▶ **Records supplied**:
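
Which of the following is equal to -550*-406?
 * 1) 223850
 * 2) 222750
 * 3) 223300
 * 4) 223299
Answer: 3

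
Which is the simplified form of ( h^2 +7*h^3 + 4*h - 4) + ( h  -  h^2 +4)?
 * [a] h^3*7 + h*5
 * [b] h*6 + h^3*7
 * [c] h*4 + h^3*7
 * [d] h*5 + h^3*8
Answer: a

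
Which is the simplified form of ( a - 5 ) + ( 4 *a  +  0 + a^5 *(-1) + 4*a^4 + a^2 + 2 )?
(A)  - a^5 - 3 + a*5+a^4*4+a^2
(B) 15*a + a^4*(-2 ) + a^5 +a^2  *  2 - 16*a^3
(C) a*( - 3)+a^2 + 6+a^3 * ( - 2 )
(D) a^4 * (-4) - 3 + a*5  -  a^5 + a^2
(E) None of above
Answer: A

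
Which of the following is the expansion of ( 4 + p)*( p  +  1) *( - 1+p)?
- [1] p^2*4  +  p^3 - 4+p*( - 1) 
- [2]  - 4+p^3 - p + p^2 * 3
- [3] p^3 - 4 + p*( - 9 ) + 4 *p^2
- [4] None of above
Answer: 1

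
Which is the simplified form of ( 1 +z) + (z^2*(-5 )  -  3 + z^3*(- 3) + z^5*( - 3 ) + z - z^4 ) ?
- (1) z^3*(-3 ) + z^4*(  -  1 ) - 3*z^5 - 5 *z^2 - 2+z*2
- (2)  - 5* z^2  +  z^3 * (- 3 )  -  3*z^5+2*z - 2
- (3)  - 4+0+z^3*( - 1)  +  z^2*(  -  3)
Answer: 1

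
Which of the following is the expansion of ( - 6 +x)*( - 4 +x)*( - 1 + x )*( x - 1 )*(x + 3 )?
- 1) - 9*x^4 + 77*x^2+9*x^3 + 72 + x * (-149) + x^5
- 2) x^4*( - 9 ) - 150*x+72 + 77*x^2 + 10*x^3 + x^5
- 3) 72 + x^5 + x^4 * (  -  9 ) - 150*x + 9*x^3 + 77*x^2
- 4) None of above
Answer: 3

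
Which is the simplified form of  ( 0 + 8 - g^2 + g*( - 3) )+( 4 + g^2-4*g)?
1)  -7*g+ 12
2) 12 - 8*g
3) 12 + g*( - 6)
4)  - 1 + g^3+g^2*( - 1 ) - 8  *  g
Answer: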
* * *
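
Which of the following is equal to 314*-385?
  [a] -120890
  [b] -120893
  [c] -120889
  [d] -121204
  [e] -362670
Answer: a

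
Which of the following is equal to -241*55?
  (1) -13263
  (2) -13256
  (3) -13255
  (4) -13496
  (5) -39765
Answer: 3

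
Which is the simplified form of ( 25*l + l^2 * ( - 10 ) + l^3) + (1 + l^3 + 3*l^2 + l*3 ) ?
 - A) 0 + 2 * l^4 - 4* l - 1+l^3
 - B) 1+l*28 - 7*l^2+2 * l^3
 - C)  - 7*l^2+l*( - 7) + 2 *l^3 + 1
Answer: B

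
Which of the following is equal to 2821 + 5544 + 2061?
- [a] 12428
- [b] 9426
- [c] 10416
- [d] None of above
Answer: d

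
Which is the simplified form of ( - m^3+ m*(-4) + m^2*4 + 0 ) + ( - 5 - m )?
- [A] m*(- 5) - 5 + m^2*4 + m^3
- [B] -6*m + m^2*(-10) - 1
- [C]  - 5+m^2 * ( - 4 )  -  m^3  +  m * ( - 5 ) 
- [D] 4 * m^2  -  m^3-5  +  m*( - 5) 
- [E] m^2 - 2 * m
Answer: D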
---
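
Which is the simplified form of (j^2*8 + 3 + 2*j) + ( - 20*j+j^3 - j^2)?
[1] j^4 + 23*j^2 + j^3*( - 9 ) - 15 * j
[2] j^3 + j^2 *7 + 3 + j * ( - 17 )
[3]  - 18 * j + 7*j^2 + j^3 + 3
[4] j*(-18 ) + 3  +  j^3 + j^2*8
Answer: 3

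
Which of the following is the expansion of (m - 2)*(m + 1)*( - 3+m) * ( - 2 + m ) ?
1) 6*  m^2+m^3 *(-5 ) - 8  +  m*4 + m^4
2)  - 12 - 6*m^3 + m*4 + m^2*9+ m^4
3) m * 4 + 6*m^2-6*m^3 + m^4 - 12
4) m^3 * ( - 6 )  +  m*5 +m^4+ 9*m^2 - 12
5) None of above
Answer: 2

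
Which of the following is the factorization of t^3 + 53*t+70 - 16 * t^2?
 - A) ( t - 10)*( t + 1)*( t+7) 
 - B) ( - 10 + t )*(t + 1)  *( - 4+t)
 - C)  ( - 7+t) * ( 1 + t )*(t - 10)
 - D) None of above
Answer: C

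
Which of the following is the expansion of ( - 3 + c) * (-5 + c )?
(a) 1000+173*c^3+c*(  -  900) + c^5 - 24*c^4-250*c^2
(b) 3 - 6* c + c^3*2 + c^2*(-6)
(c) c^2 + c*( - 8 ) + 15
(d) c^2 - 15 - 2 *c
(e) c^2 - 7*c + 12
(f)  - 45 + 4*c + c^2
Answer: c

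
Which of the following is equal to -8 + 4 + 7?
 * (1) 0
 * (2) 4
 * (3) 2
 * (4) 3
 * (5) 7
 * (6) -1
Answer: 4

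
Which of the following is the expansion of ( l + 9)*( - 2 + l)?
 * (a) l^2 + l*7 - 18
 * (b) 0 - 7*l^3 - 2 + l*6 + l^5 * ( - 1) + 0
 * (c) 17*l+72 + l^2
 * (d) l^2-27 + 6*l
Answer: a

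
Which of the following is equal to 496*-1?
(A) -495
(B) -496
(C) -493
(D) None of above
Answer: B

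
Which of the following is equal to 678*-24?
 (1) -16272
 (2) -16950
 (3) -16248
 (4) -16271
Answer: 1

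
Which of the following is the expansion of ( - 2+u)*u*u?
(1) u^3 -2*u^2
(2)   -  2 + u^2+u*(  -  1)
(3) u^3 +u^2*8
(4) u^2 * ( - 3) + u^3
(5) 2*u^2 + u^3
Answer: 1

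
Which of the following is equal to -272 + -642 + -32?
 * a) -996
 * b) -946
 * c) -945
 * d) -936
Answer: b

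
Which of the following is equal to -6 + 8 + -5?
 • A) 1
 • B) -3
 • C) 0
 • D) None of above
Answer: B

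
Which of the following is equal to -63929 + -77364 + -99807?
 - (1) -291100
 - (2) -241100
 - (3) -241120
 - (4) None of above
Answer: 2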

▶ **Assigned task**:
I need every line from the material that contains the word "equal".

▶ **Exercise solution**:
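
Which of the following is equal to -550*-406?
Which of the following is equal to 314*-385?
Which of the following is equal to -241*55?
Which of the following is equal to 2821 + 5544 + 2061?
Which of the following is equal to -8 + 4 + 7?
Which of the following is equal to 496*-1?
Which of the following is equal to 678*-24?
Which of the following is equal to -272 + -642 + -32?
Which of the following is equal to -6 + 8 + -5?
Which of the following is equal to -63929 + -77364 + -99807?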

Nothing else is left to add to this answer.